◆ What you have to do ◆
For this exercise, restate word for word only the lines from the first line of the data to the line containing "- Verified full-time employment: −25%".

*-*-*

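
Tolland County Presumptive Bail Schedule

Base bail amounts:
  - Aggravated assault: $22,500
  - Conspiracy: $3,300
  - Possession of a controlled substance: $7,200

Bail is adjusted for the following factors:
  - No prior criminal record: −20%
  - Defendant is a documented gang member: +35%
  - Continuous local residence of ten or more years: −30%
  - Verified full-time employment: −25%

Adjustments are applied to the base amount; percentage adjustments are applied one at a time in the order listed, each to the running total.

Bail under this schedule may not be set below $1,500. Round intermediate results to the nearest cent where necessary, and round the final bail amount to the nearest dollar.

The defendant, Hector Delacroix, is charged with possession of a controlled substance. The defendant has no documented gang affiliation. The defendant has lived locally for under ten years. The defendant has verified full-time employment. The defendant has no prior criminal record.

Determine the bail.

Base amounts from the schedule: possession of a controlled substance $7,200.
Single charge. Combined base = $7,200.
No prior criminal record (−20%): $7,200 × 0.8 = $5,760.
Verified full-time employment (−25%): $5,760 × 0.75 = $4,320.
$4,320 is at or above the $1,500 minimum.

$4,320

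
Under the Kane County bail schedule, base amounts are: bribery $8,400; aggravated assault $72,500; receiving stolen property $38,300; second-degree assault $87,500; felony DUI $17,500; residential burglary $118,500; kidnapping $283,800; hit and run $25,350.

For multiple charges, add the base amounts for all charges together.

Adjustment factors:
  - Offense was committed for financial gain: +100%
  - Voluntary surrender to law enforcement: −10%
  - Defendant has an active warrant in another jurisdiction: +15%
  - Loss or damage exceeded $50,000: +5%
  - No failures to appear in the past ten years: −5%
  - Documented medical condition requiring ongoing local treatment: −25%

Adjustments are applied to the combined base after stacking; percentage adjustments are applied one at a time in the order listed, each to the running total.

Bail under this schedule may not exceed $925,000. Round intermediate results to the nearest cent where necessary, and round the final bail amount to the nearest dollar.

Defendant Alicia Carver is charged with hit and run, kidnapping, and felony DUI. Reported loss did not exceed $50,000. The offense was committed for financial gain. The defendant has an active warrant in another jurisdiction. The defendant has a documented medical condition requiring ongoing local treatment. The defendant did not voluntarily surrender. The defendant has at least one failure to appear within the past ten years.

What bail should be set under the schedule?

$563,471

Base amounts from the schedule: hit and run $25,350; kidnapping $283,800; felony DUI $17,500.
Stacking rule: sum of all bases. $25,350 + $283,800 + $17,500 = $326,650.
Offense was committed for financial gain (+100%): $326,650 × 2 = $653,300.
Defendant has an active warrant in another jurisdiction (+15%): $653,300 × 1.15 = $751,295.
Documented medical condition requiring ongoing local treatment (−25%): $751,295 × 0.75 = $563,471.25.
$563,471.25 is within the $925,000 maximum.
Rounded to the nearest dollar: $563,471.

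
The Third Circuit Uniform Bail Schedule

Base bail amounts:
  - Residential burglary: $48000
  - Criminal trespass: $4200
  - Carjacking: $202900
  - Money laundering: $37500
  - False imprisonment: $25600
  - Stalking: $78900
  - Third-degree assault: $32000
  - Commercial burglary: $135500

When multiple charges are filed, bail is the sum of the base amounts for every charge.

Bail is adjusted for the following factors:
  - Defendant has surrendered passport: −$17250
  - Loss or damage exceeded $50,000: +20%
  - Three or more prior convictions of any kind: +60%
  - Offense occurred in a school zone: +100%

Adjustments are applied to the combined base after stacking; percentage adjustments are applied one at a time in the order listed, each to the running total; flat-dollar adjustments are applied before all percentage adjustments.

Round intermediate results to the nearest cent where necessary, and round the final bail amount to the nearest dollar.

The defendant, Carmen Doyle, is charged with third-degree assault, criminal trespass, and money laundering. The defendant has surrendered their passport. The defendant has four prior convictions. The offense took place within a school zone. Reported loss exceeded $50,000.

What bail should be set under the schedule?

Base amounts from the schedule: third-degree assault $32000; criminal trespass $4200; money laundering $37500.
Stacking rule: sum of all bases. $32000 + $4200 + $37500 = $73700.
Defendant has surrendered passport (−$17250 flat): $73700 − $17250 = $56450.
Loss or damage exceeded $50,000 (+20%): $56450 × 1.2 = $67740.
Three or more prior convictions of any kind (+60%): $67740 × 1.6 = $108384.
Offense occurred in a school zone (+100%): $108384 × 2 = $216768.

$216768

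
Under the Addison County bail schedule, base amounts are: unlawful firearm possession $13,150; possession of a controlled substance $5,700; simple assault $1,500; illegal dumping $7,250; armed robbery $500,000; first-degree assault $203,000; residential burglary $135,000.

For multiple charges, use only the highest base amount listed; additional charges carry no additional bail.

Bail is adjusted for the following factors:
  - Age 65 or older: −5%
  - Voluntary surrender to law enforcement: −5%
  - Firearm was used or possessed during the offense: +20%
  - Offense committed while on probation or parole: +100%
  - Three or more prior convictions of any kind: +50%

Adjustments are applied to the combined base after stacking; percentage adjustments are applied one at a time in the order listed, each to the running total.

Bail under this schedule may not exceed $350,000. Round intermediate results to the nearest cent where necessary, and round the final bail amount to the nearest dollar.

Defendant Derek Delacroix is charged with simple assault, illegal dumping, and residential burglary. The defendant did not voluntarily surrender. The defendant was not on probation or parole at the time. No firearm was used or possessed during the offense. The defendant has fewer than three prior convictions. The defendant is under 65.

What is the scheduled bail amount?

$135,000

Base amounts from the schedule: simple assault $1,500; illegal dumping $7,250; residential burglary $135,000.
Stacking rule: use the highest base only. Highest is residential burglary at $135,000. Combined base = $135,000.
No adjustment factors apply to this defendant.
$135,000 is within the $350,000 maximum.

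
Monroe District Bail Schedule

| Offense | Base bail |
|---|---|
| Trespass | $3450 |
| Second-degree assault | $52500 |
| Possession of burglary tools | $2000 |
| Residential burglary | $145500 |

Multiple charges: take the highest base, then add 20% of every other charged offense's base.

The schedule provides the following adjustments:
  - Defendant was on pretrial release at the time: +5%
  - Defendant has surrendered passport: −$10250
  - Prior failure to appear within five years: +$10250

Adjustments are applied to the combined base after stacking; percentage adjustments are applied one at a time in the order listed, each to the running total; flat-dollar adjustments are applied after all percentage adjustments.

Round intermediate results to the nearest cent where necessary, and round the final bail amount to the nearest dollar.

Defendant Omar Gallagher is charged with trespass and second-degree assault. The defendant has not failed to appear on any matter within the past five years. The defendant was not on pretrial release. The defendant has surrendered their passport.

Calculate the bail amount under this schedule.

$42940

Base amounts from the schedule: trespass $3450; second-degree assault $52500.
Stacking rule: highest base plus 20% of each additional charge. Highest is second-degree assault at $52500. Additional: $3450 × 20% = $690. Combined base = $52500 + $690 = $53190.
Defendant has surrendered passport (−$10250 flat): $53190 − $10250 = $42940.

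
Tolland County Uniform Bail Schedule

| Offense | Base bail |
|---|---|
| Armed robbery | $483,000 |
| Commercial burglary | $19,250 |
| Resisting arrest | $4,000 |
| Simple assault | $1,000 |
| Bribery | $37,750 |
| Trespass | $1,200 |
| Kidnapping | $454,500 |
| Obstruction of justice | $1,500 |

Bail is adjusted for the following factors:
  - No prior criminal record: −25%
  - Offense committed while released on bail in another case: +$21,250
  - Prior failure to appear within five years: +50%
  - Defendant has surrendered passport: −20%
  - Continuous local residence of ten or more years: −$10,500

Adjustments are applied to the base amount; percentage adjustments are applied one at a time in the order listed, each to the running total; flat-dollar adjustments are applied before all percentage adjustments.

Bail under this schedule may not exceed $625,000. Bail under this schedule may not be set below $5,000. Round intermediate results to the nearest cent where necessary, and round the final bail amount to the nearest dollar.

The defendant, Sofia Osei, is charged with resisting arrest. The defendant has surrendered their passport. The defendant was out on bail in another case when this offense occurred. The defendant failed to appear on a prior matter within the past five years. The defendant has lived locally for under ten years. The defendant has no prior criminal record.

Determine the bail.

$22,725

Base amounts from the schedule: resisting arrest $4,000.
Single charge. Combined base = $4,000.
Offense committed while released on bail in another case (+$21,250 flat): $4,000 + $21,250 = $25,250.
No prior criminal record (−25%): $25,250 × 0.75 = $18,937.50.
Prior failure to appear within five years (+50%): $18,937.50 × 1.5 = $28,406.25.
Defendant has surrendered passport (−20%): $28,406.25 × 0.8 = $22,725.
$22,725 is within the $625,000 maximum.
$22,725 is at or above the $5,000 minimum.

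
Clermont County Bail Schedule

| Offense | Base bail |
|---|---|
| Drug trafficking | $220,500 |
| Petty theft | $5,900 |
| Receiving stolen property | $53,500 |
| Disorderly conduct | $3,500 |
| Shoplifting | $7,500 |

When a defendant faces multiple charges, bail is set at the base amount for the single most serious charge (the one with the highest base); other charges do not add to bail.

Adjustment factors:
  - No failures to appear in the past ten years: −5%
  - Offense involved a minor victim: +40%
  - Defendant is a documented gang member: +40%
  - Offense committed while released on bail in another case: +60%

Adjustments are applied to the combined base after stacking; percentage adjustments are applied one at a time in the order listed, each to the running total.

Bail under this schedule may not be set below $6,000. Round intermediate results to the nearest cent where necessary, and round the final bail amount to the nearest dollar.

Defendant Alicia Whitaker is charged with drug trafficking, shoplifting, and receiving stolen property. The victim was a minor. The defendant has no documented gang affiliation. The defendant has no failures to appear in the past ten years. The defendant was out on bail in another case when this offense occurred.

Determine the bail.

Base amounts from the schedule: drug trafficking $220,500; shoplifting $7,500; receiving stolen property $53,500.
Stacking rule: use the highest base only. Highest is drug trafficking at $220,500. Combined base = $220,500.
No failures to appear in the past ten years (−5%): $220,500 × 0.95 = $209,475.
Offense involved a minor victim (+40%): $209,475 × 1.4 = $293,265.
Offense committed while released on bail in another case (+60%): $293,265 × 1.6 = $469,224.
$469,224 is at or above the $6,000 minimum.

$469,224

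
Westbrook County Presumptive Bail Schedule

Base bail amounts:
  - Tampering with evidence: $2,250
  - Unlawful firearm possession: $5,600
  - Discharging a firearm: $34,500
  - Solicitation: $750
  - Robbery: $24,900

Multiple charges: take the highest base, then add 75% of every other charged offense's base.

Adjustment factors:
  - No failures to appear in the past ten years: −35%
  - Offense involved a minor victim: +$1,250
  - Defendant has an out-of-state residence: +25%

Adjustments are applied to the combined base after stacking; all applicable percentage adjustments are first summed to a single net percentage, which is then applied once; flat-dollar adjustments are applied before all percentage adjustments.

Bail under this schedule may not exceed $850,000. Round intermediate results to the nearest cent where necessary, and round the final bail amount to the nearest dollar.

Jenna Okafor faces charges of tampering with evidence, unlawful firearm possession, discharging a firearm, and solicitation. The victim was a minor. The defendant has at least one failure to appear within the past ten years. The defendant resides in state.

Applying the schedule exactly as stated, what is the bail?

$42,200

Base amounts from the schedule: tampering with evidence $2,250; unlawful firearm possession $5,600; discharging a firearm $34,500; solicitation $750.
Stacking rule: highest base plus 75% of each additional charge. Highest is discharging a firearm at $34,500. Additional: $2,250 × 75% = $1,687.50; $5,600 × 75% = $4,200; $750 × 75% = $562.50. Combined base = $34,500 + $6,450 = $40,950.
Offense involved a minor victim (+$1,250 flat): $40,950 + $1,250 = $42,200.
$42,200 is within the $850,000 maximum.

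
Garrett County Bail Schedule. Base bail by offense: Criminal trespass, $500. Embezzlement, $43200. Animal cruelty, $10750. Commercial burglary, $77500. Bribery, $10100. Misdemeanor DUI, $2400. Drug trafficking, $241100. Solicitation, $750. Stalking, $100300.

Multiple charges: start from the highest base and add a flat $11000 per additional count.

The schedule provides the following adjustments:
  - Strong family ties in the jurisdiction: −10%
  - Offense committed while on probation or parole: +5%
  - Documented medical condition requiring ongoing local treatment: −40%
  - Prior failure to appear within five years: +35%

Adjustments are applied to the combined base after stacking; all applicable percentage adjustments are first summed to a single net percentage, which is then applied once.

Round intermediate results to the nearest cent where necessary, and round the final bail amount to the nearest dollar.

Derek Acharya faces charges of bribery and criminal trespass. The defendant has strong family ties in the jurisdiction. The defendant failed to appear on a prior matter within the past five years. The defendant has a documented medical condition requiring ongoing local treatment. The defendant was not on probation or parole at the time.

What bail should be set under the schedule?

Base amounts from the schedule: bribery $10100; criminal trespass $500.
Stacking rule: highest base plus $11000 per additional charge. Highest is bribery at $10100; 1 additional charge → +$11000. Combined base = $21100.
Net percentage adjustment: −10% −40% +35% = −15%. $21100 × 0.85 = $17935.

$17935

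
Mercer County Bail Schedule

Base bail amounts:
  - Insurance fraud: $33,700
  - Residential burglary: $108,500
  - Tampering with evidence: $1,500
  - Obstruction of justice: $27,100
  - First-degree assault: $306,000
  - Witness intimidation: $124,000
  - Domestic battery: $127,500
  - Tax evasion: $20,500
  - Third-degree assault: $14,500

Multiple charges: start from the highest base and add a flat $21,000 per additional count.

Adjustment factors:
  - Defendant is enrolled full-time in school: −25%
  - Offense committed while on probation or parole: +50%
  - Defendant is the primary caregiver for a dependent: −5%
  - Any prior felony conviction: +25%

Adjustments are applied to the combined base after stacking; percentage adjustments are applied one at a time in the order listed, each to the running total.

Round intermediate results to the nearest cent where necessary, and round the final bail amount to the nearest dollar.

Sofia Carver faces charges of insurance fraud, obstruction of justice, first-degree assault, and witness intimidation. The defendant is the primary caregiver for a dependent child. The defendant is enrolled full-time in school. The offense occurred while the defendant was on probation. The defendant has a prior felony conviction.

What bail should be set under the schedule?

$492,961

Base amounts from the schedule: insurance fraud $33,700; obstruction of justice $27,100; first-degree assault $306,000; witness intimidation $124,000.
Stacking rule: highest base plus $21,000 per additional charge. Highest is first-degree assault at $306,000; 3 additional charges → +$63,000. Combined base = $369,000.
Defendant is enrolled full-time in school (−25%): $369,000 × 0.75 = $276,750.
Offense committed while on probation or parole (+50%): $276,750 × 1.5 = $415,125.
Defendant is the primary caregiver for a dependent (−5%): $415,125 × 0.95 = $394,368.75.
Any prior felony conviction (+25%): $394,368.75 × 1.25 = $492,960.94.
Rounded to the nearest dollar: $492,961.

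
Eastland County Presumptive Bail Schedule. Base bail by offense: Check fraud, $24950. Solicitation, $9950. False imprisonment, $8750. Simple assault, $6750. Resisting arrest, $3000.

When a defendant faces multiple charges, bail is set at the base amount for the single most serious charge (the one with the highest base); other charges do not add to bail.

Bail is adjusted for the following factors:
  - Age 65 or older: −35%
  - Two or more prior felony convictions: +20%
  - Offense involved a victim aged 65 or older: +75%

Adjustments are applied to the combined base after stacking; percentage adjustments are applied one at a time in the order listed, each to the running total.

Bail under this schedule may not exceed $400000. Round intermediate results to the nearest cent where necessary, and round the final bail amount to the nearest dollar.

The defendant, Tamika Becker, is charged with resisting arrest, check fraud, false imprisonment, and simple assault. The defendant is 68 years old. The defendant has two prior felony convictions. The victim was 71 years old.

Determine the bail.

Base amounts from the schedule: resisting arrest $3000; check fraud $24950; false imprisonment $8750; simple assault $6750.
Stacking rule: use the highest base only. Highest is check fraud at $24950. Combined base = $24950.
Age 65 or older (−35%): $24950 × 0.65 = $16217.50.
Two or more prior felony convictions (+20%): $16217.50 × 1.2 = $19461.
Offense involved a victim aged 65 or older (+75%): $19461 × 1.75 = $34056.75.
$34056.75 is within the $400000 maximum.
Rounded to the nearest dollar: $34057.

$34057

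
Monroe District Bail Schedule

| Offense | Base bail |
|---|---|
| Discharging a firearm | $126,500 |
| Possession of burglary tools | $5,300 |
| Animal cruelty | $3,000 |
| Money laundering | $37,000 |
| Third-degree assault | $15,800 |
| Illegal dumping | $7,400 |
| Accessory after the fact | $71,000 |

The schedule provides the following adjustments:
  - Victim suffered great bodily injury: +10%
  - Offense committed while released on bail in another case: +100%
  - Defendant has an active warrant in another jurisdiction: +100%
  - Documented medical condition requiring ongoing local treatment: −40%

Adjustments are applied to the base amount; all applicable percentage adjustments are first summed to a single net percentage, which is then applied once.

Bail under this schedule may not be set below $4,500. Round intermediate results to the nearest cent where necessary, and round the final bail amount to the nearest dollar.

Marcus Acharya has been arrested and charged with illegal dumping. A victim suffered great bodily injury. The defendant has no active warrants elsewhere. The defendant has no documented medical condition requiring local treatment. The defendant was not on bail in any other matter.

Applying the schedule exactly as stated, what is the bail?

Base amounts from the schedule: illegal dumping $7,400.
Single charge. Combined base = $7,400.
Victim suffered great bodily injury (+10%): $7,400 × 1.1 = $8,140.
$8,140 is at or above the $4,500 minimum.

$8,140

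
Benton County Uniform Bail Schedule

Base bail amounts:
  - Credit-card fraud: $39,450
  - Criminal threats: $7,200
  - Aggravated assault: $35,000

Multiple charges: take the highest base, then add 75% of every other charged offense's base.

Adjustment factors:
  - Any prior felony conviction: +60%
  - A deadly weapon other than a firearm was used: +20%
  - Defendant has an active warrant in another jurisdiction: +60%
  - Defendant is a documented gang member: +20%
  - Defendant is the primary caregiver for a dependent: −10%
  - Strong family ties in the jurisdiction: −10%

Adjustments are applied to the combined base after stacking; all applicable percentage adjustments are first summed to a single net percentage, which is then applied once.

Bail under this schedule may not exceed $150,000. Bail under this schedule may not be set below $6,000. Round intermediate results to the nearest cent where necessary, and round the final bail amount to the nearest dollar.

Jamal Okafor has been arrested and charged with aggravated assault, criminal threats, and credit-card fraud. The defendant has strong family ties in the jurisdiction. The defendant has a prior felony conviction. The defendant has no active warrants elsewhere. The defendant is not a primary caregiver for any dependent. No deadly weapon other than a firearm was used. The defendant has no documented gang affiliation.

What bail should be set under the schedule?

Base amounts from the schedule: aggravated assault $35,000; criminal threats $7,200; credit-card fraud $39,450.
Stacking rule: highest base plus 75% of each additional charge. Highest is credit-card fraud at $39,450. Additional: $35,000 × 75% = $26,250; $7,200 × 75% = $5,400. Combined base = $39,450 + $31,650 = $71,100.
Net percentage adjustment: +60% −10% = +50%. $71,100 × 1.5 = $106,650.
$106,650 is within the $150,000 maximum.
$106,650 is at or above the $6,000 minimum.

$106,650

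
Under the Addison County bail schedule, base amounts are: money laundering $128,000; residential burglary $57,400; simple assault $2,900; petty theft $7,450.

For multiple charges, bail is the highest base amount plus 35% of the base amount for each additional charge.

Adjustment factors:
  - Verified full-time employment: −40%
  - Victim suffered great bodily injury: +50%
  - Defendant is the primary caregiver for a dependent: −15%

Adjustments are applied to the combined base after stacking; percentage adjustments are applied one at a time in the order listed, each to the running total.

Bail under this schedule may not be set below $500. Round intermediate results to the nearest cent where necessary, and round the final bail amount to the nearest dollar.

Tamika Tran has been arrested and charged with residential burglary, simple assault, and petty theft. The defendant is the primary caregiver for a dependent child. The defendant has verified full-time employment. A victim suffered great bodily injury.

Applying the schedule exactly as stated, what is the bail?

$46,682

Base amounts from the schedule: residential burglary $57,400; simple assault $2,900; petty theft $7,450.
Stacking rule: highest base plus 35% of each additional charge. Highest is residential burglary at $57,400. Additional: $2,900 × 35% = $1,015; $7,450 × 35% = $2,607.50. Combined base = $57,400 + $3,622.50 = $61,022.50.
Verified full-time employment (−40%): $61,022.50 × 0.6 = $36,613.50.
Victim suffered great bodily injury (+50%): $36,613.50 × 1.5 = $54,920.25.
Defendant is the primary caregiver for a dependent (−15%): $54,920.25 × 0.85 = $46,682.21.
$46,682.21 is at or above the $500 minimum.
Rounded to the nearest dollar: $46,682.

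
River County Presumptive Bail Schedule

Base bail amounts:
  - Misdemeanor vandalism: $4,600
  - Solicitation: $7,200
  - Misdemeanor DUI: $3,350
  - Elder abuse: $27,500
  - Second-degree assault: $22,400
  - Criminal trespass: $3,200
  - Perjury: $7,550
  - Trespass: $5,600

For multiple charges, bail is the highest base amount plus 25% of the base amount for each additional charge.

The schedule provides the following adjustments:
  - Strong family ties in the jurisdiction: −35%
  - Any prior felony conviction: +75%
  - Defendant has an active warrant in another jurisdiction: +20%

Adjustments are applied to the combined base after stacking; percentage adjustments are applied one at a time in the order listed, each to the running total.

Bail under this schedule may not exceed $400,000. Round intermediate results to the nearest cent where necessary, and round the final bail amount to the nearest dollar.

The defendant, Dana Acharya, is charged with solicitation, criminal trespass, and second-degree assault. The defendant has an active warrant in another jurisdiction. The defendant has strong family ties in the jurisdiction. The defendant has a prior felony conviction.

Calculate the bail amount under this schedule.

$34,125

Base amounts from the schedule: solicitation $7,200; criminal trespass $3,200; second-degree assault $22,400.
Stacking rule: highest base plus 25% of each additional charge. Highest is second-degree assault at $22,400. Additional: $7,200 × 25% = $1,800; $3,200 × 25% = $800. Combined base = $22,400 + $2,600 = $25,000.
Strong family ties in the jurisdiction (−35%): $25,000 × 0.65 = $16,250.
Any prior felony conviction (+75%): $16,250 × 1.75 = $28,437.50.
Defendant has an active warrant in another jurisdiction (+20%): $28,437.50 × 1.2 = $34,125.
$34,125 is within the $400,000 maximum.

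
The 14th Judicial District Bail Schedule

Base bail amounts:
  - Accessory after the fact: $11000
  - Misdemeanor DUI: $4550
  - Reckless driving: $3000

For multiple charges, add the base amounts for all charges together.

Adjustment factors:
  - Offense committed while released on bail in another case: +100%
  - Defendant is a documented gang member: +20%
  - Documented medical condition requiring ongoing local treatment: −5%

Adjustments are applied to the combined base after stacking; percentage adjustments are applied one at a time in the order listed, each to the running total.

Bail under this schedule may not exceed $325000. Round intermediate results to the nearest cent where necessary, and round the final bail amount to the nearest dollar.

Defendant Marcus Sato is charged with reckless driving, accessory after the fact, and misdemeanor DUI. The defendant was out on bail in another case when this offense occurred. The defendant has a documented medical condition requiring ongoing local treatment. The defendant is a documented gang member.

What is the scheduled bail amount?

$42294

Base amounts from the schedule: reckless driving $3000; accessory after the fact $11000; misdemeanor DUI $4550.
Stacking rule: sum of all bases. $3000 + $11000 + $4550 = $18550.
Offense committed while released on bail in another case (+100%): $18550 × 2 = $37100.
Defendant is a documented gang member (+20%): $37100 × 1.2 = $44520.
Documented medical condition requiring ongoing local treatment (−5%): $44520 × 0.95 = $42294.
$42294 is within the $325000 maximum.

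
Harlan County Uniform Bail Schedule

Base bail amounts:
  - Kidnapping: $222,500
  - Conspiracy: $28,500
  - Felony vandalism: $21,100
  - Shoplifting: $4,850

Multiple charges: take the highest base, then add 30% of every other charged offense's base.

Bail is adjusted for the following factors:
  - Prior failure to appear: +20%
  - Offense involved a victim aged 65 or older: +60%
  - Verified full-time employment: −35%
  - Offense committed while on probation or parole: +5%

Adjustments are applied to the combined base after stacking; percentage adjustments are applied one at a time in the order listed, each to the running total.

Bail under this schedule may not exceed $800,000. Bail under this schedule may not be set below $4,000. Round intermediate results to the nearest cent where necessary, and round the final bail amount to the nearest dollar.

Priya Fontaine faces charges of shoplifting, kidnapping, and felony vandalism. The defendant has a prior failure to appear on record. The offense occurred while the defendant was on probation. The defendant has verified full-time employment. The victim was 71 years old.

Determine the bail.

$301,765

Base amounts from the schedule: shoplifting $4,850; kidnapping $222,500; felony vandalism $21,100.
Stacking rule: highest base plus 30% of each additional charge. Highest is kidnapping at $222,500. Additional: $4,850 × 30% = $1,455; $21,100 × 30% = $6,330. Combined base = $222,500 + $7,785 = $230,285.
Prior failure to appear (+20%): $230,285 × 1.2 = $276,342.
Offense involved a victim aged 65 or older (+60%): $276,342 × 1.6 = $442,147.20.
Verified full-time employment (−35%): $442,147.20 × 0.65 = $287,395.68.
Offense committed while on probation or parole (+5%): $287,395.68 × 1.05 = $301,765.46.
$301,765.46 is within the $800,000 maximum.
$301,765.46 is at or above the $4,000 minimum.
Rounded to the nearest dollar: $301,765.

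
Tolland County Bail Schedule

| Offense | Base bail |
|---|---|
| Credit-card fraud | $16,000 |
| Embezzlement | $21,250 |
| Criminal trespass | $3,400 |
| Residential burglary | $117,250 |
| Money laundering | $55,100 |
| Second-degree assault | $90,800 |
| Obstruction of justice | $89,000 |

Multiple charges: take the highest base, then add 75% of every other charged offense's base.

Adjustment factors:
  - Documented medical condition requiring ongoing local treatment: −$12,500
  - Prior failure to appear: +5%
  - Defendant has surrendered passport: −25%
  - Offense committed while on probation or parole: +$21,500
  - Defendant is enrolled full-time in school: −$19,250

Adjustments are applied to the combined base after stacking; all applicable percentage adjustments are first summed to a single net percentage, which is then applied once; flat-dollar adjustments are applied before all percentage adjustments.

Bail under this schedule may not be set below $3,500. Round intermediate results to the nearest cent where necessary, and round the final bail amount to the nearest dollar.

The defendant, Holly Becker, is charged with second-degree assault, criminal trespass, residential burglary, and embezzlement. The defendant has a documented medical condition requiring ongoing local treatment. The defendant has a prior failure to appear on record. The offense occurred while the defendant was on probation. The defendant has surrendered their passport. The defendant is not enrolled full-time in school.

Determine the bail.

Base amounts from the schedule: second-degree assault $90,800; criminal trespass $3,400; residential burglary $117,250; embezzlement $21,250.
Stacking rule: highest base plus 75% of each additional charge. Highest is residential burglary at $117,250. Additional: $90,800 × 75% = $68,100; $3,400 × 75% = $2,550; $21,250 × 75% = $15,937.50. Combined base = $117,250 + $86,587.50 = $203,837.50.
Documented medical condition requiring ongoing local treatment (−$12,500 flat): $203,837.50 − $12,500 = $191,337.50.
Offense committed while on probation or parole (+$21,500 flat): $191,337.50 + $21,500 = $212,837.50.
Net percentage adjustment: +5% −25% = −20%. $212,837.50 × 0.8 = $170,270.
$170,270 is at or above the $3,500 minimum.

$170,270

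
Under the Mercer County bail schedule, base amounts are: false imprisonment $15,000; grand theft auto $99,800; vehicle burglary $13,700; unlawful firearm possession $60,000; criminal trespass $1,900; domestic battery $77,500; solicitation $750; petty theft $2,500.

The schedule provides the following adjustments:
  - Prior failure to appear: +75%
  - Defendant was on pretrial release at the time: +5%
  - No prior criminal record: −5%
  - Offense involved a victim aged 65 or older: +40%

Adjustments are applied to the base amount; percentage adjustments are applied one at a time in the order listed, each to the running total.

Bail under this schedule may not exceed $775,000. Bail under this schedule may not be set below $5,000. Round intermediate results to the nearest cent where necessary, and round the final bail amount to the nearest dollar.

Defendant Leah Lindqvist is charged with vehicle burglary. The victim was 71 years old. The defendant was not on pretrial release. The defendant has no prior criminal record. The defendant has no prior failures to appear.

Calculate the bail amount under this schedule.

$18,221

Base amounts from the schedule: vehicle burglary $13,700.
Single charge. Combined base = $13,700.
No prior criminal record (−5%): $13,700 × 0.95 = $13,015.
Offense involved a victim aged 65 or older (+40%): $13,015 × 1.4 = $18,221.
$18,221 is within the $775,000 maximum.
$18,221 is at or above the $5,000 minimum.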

*-*-*

◆ Task answer ◆
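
Tolland County Presumptive Bail Schedule

Base bail amounts:
  - Aggravated assault: $22,500
  - Conspiracy: $3,300
  - Possession of a controlled substance: $7,200

Bail is adjusted for the following factors:
  - No prior criminal record: −20%
  - Defendant is a documented gang member: +35%
  - Continuous local residence of ten or more years: −30%
  - Verified full-time employment: −25%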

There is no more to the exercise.